**EXERCISE DESCRIPTION:** Each entry below needs to be retyped exactly as given.
'''
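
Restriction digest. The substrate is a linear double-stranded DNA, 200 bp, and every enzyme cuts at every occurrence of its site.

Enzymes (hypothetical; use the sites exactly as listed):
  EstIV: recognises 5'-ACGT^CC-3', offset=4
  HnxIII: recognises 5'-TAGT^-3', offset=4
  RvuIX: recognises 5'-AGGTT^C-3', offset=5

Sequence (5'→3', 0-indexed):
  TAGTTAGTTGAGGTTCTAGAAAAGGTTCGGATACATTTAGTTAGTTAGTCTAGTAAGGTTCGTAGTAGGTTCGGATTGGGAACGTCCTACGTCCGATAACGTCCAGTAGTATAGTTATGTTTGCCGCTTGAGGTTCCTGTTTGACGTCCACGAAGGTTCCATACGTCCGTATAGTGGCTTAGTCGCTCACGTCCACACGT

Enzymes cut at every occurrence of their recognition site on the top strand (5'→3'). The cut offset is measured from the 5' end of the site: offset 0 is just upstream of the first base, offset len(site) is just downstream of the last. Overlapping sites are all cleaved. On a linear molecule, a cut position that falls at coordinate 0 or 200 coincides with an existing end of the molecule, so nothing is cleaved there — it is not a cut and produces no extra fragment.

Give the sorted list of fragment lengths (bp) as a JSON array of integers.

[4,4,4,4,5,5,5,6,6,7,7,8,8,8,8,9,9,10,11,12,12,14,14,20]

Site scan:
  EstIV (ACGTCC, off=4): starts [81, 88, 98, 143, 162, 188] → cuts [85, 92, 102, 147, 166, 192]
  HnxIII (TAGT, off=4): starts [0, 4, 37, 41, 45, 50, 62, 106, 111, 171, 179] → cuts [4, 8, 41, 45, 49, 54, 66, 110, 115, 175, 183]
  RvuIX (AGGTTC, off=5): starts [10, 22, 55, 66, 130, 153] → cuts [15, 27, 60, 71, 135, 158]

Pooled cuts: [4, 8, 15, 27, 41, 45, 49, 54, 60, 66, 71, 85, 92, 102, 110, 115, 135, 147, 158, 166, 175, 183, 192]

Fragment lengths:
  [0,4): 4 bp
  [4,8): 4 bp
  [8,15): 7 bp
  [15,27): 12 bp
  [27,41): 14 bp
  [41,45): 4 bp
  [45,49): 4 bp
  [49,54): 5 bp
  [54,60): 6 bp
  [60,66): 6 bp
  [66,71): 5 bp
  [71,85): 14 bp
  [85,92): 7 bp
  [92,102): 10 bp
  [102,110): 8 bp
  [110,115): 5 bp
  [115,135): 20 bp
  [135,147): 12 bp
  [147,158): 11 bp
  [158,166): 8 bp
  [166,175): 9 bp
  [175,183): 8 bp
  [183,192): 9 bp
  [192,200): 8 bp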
'''
**TASK OUTPUT:**
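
Restriction digest. The substrate is a linear double-stranded DNA, 200 bp, and every enzyme cuts at every occurrence of its site.

Enzymes (hypothetical; use the sites exactly as listed):
  EstIV: recognises 5'-ACGT^CC-3', offset=4
  HnxIII: recognises 5'-TAGT^-3', offset=4
  RvuIX: recognises 5'-AGGTT^C-3', offset=5

Sequence (5'→3', 0-indexed):
  TAGTTAGTTGAGGTTCTAGAAAAGGTTCGGATACATTTAGTTAGTTAGTCTAGTAAGGTTCGTAGTAGGTTCGGATTGGGAACGTCCTACGTCCGATAACGTCCAGTAGTATAGTTATGTTTGCCGCTTGAGGTTCCTGTTTGACGTCCACGAAGGTTCCATACGTCCGTATAGTGGCTTAGTCGCTCACGTCCACACGT

Enzymes cut at every occurrence of their recognition site on the top strand (5'→3'). The cut offset is measured from the 5' end of the site: offset 0 is just upstream of the first base, offset len(site) is just downstream of the last. Overlapping sites are all cleaved. On a linear molecule, a cut position that falls at coordinate 0 or 200 coincides with an existing end of the molecule, so nothing is cleaved there — it is not a cut and produces no extra fragment.

Give the sorted list of fragment lengths (bp) as a JSON array of integers.

[4,4,4,4,5,5,5,6,6,7,7,8,8,8,8,9,9,10,11,12,12,14,14,20]

Site scan:
  EstIV (ACGTCC, off=4): starts [81, 88, 98, 143, 162, 188] → cuts [85, 92, 102, 147, 166, 192]
  HnxIII (TAGT, off=4): starts [0, 4, 37, 41, 45, 50, 62, 106, 111, 171, 179] → cuts [4, 8, 41, 45, 49, 54, 66, 110, 115, 175, 183]
  RvuIX (AGGTTC, off=5): starts [10, 22, 55, 66, 130, 153] → cuts [15, 27, 60, 71, 135, 158]

Pooled cuts: [4, 8, 15, 27, 41, 45, 49, 54, 60, 66, 71, 85, 92, 102, 110, 115, 135, 147, 158, 166, 175, 183, 192]

Fragment lengths:
  [0,4): 4 bp
  [4,8): 4 bp
  [8,15): 7 bp
  [15,27): 12 bp
  [27,41): 14 bp
  [41,45): 4 bp
  [45,49): 4 bp
  [49,54): 5 bp
  [54,60): 6 bp
  [60,66): 6 bp
  [66,71): 5 bp
  [71,85): 14 bp
  [85,92): 7 bp
  [92,102): 10 bp
  [102,110): 8 bp
  [110,115): 5 bp
  [115,135): 20 bp
  [135,147): 12 bp
  [147,158): 11 bp
  [158,166): 8 bp
  [166,175): 9 bp
  [175,183): 8 bp
  [183,192): 9 bp
  [192,200): 8 bp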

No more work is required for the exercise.